[Saved entries]
□ □ □ □
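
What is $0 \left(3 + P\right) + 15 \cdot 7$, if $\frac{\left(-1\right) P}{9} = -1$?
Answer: $105$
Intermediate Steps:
$P = 9$ ($P = \left(-9\right) \left(-1\right) = 9$)
$0 \left(3 + P\right) + 15 \cdot 7 = 0 \left(3 + 9\right) + 15 \cdot 7 = 0 \cdot 12 + 105 = 0 + 105 = 105$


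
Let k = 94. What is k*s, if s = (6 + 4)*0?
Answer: 0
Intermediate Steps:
s = 0 (s = 10*0 = 0)
k*s = 94*0 = 0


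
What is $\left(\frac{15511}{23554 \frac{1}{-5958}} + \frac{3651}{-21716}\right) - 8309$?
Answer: $- \frac{3128501251019}{255749332} \approx -12233.0$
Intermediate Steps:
$\left(\frac{15511}{23554 \frac{1}{-5958}} + \frac{3651}{-21716}\right) - 8309 = \left(\frac{15511}{23554 \left(- \frac{1}{5958}\right)} + 3651 \left(- \frac{1}{21716}\right)\right) - 8309 = \left(\frac{15511}{- \frac{11777}{2979}} - \frac{3651}{21716}\right) - 8309 = \left(15511 \left(- \frac{2979}{11777}\right) - \frac{3651}{21716}\right) - 8309 = \left(- \frac{46207269}{11777} - \frac{3651}{21716}\right) - 8309 = - \frac{1003480051431}{255749332} - 8309 = - \frac{3128501251019}{255749332}$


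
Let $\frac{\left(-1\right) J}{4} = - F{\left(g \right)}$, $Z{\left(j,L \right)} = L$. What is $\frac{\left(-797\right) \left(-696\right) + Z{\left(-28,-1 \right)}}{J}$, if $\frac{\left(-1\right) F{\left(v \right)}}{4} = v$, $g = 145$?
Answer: $- \frac{554711}{2320} \approx -239.1$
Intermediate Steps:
$F{\left(v \right)} = - 4 v$
$J = -2320$ ($J = - 4 \left(- \left(-4\right) 145\right) = - 4 \left(\left(-1\right) \left(-580\right)\right) = \left(-4\right) 580 = -2320$)
$\frac{\left(-797\right) \left(-696\right) + Z{\left(-28,-1 \right)}}{J} = \frac{\left(-797\right) \left(-696\right) - 1}{-2320} = \left(554712 - 1\right) \left(- \frac{1}{2320}\right) = 554711 \left(- \frac{1}{2320}\right) = - \frac{554711}{2320}$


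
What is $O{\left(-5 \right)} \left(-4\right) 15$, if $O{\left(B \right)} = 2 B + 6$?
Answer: $240$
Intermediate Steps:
$O{\left(B \right)} = 6 + 2 B$
$O{\left(-5 \right)} \left(-4\right) 15 = \left(6 + 2 \left(-5\right)\right) \left(-4\right) 15 = \left(6 - 10\right) \left(-4\right) 15 = \left(-4\right) \left(-4\right) 15 = 16 \cdot 15 = 240$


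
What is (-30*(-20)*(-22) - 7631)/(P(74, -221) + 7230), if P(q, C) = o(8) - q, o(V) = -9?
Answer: -20831/7147 ≈ -2.9146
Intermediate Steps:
P(q, C) = -9 - q
(-30*(-20)*(-22) - 7631)/(P(74, -221) + 7230) = (-30*(-20)*(-22) - 7631)/((-9 - 1*74) + 7230) = (600*(-22) - 7631)/((-9 - 74) + 7230) = (-13200 - 7631)/(-83 + 7230) = -20831/7147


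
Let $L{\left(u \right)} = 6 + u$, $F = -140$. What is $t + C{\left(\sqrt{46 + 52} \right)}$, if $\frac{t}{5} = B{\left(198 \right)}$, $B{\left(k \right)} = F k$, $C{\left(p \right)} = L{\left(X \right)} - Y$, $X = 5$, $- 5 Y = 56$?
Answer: $- \frac{692889}{5} \approx -1.3858 \cdot 10^{5}$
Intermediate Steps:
$Y = - \frac{56}{5}$ ($Y = \left(- \frac{1}{5}\right) 56 = - \frac{56}{5} \approx -11.2$)
$C{\left(p \right)} = \frac{111}{5}$ ($C{\left(p \right)} = \left(6 + 5\right) - - \frac{56}{5} = 11 + \frac{56}{5} = \frac{111}{5}$)
$B{\left(k \right)} = - 140 k$
$t = -138600$ ($t = 5 \left(\left(-140\right) 198\right) = 5 \left(-27720\right) = -138600$)
$t + C{\left(\sqrt{46 + 52} \right)} = -138600 + \frac{111}{5} = - \frac{692889}{5}$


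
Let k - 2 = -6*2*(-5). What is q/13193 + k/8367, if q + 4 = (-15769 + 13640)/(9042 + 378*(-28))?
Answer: 409169753/56738317134 ≈ 0.0072115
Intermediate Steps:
k = 62 (k = 2 - 6*2*(-5) = 2 - 12*(-5) = 2 + 60 = 62)
q = -4039/1542 (q = -4 + (-15769 + 13640)/(9042 + 378*(-28)) = -4 - 2129/(9042 - 10584) = -4 - 2129/(-1542) = -4 - 2129*(-1/1542) = -4 + 2129/1542 = -4039/1542 ≈ -2.6193)
q/13193 + k/8367 = -4039/1542/13193 + 62/8367 = -4039/1542*1/13193 + 62*(1/8367) = -4039/20343606 + 62/8367 = 409169753/56738317134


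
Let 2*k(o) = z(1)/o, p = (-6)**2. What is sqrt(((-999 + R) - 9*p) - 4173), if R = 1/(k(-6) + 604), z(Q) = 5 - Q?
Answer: 3*I*sqrt(2002815687)/1811 ≈ 74.135*I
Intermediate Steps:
p = 36
k(o) = 2/o (k(o) = ((5 - 1*1)/o)/2 = ((5 - 1)/o)/2 = (4/o)/2 = 2/o)
R = 3/1811 (R = 1/(2/(-6) + 604) = 1/(2*(-1/6) + 604) = 1/(-1/3 + 604) = 1/(1811/3) = 3/1811 ≈ 0.0016565)
sqrt(((-999 + R) - 9*p) - 4173) = sqrt(((-999 + 3/1811) - 9*36) - 4173) = sqrt((-1809186/1811 - 324) - 4173) = sqrt(-2395950/1811 - 4173) = sqrt(-9953253/1811) = 3*I*sqrt(2002815687)/1811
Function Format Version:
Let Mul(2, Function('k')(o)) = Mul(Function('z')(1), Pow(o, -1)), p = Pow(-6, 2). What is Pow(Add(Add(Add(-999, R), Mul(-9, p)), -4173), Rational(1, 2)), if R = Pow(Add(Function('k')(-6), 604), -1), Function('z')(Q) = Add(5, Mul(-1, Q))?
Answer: Mul(Rational(3, 1811), I, Pow(2002815687, Rational(1, 2))) ≈ Mul(74.135, I)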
□ □ □ □
## ACTIVITY
Exact copy required. Retype all of the entries word for word.

## ANSWER TO THIS EXERCISE
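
What is $0 \left(3 + P\right) + 15 \cdot 7$, if $\frac{\left(-1\right) P}{9} = -1$?
Answer: $105$
Intermediate Steps:
$P = 9$ ($P = \left(-9\right) \left(-1\right) = 9$)
$0 \left(3 + P\right) + 15 \cdot 7 = 0 \left(3 + 9\right) + 15 \cdot 7 = 0 \cdot 12 + 105 = 0 + 105 = 105$


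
Let k = 94. What is k*s, if s = (6 + 4)*0?
Answer: 0
Intermediate Steps:
s = 0 (s = 10*0 = 0)
k*s = 94*0 = 0


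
What is $\left(\frac{15511}{23554 \frac{1}{-5958}} + \frac{3651}{-21716}\right) - 8309$?
Answer: $- \frac{3128501251019}{255749332} \approx -12233.0$
Intermediate Steps:
$\left(\frac{15511}{23554 \frac{1}{-5958}} + \frac{3651}{-21716}\right) - 8309 = \left(\frac{15511}{23554 \left(- \frac{1}{5958}\right)} + 3651 \left(- \frac{1}{21716}\right)\right) - 8309 = \left(\frac{15511}{- \frac{11777}{2979}} - \frac{3651}{21716}\right) - 8309 = \left(15511 \left(- \frac{2979}{11777}\right) - \frac{3651}{21716}\right) - 8309 = \left(- \frac{46207269}{11777} - \frac{3651}{21716}\right) - 8309 = - \frac{1003480051431}{255749332} - 8309 = - \frac{3128501251019}{255749332}$


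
Let $\frac{\left(-1\right) J}{4} = - F{\left(g \right)}$, $Z{\left(j,L \right)} = L$. What is $\frac{\left(-797\right) \left(-696\right) + Z{\left(-28,-1 \right)}}{J}$, if $\frac{\left(-1\right) F{\left(v \right)}}{4} = v$, $g = 145$?
Answer: $- \frac{554711}{2320} \approx -239.1$
Intermediate Steps:
$F{\left(v \right)} = - 4 v$
$J = -2320$ ($J = - 4 \left(- \left(-4\right) 145\right) = - 4 \left(\left(-1\right) \left(-580\right)\right) = \left(-4\right) 580 = -2320$)
$\frac{\left(-797\right) \left(-696\right) + Z{\left(-28,-1 \right)}}{J} = \frac{\left(-797\right) \left(-696\right) - 1}{-2320} = \left(554712 - 1\right) \left(- \frac{1}{2320}\right) = 554711 \left(- \frac{1}{2320}\right) = - \frac{554711}{2320}$


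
What is $O{\left(-5 \right)} \left(-4\right) 15$, if $O{\left(B \right)} = 2 B + 6$?
Answer: $240$
Intermediate Steps:
$O{\left(B \right)} = 6 + 2 B$
$O{\left(-5 \right)} \left(-4\right) 15 = \left(6 + 2 \left(-5\right)\right) \left(-4\right) 15 = \left(6 - 10\right) \left(-4\right) 15 = \left(-4\right) \left(-4\right) 15 = 16 \cdot 15 = 240$


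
What is (-30*(-20)*(-22) - 7631)/(P(74, -221) + 7230), if P(q, C) = o(8) - q, o(V) = -9?
Answer: -20831/7147 ≈ -2.9146
Intermediate Steps:
P(q, C) = -9 - q
(-30*(-20)*(-22) - 7631)/(P(74, -221) + 7230) = (-30*(-20)*(-22) - 7631)/((-9 - 1*74) + 7230) = (600*(-22) - 7631)/((-9 - 74) + 7230) = (-13200 - 7631)/(-83 + 7230) = -20831/7147


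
Let $L{\left(u \right)} = 6 + u$, $F = -140$. What is $t + C{\left(\sqrt{46 + 52} \right)}$, if $\frac{t}{5} = B{\left(198 \right)}$, $B{\left(k \right)} = F k$, $C{\left(p \right)} = L{\left(X \right)} - Y$, $X = 5$, $- 5 Y = 56$?
Answer: $- \frac{692889}{5} \approx -1.3858 \cdot 10^{5}$
Intermediate Steps:
$Y = - \frac{56}{5}$ ($Y = \left(- \frac{1}{5}\right) 56 = - \frac{56}{5} \approx -11.2$)
$C{\left(p \right)} = \frac{111}{5}$ ($C{\left(p \right)} = \left(6 + 5\right) - - \frac{56}{5} = 11 + \frac{56}{5} = \frac{111}{5}$)
$B{\left(k \right)} = - 140 k$
$t = -138600$ ($t = 5 \left(\left(-140\right) 198\right) = 5 \left(-27720\right) = -138600$)
$t + C{\left(\sqrt{46 + 52} \right)} = -138600 + \frac{111}{5} = - \frac{692889}{5}$


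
Let k - 2 = -6*2*(-5). What is q/13193 + k/8367, if q + 4 = (-15769 + 13640)/(9042 + 378*(-28))?
Answer: 409169753/56738317134 ≈ 0.0072115
Intermediate Steps:
k = 62 (k = 2 - 6*2*(-5) = 2 - 12*(-5) = 2 + 60 = 62)
q = -4039/1542 (q = -4 + (-15769 + 13640)/(9042 + 378*(-28)) = -4 - 2129/(9042 - 10584) = -4 - 2129/(-1542) = -4 - 2129*(-1/1542) = -4 + 2129/1542 = -4039/1542 ≈ -2.6193)
q/13193 + k/8367 = -4039/1542/13193 + 62/8367 = -4039/1542*1/13193 + 62*(1/8367) = -4039/20343606 + 62/8367 = 409169753/56738317134


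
Let 2*k(o) = z(1)/o, p = (-6)**2. What is sqrt(((-999 + R) - 9*p) - 4173), if R = 1/(k(-6) + 604), z(Q) = 5 - Q?
Answer: 3*I*sqrt(2002815687)/1811 ≈ 74.135*I
Intermediate Steps:
p = 36
k(o) = 2/o (k(o) = ((5 - 1*1)/o)/2 = ((5 - 1)/o)/2 = (4/o)/2 = 2/o)
R = 3/1811 (R = 1/(2/(-6) + 604) = 1/(2*(-1/6) + 604) = 1/(-1/3 + 604) = 1/(1811/3) = 3/1811 ≈ 0.0016565)
sqrt(((-999 + R) - 9*p) - 4173) = sqrt(((-999 + 3/1811) - 9*36) - 4173) = sqrt((-1809186/1811 - 324) - 4173) = sqrt(-2395950/1811 - 4173) = sqrt(-9953253/1811) = 3*I*sqrt(2002815687)/1811
Function Format Version:
Let Mul(2, Function('k')(o)) = Mul(Function('z')(1), Pow(o, -1)), p = Pow(-6, 2). What is Pow(Add(Add(Add(-999, R), Mul(-9, p)), -4173), Rational(1, 2)), if R = Pow(Add(Function('k')(-6), 604), -1), Function('z')(Q) = Add(5, Mul(-1, Q))?
Answer: Mul(Rational(3, 1811), I, Pow(2002815687, Rational(1, 2))) ≈ Mul(74.135, I)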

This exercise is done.